→ **Task goal**:
Transcribe exactly the lines from the one holding "Report the percent" to the end of the data below, including both of those lines and no others.
*****
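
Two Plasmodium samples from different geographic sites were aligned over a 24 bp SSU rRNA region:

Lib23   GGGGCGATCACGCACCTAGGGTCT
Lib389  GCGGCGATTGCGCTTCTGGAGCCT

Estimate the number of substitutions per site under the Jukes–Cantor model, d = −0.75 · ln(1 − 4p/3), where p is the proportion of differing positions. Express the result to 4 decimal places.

Differing sites — 2:G/C; 9:C/T; 10:A/G; 14:A/T; 15:C/T; 18:A/G; 20:G/A; 22:T/C.
p = 8/24 = 0.333333.
d = −0.75 · ln(1 − (4/3)·0.333333) = −0.75 · ln(0.555556) = −0.75 · (-0.587786) = 0.4408.

0.4408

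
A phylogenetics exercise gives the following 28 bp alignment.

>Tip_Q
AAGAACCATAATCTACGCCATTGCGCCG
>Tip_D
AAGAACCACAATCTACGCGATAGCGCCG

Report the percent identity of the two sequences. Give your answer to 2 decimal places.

The sequences differ at positions 9 (T/C), 19 (C/G), 22 (T/A).
25 of the 28 sites match, so the percent identity is 25/28 × 100 = 89.29%.

89.29%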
*****
→ **Exercise output**:
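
Report the percent identity of the two sequences. Give your answer to 2 decimal places.

The sequences differ at positions 9 (T/C), 19 (C/G), 22 (T/A).
25 of the 28 sites match, so the percent identity is 25/28 × 100 = 89.29%.

89.29%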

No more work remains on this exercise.